** DATA IN THIS EXERCISE follows **

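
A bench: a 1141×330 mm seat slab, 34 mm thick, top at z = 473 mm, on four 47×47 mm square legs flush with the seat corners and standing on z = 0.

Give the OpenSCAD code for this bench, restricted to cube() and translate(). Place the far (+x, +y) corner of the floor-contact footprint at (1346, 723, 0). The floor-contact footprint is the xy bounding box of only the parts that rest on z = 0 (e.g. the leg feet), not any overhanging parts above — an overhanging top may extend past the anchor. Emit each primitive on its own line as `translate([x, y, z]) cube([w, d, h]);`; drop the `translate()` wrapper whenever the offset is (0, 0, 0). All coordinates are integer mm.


translate([205, 393, 439]) cube([1141, 330, 34]);
translate([205, 393, 0]) cube([47, 47, 439]);
translate([205, 676, 0]) cube([47, 47, 439]);
translate([1299, 393, 0]) cube([47, 47, 439]);
translate([1299, 676, 0]) cube([47, 47, 439]);


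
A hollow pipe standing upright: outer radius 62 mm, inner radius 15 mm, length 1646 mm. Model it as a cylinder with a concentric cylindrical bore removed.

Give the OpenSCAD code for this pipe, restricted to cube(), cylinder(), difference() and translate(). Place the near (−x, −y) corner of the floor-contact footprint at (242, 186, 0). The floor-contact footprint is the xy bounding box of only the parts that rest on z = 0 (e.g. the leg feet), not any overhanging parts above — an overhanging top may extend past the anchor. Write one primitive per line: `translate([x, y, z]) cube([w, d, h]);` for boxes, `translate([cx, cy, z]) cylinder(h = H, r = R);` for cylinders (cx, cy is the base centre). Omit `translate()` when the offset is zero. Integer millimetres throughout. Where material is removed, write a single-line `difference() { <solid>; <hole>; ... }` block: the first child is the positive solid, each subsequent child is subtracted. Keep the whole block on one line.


difference() { translate([304, 248, 0]) cylinder(h = 1646, r = 62); translate([304, 248, 0]) cylinder(h = 1646, r = 15); }


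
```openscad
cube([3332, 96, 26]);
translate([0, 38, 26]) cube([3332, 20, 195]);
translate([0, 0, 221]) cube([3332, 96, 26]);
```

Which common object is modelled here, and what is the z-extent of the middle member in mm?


An I-beam. The web height is 195 mm.

Two wide flanges with a thin centred web — an I-beam. Overall 247 mm minus two 26 mm flanges gives a web of 247 − 2·26 = 195 mm.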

** End of DATA IN THIS EXERCISE **

### ASSIGNMENT
A single number is the answer here: how many lines above carry the string "standing"?

### EXERCISE RESPONSE
2